▶ _WORK REQUIRED_: From the records, report how many lines hold the word "current", with the number as the sole reply.

▬▬▬

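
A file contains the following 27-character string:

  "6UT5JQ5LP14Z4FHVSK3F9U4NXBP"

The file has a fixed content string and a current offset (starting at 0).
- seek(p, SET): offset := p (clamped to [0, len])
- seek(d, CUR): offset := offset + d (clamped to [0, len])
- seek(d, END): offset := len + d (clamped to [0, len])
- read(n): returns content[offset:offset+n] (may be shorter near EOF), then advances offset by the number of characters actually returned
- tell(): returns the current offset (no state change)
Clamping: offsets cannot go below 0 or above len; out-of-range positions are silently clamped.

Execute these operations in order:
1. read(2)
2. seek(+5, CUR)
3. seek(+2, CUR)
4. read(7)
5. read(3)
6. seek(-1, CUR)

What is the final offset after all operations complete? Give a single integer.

Answer: 18

Derivation:
After 1 (read(2)): returned '6U', offset=2
After 2 (seek(+5, CUR)): offset=7
After 3 (seek(+2, CUR)): offset=9
After 4 (read(7)): returned '14Z4FHV', offset=16
After 5 (read(3)): returned 'SK3', offset=19
After 6 (seek(-1, CUR)): offset=18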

▬▬▬

▶ _THE COMPLETED TASK_: 2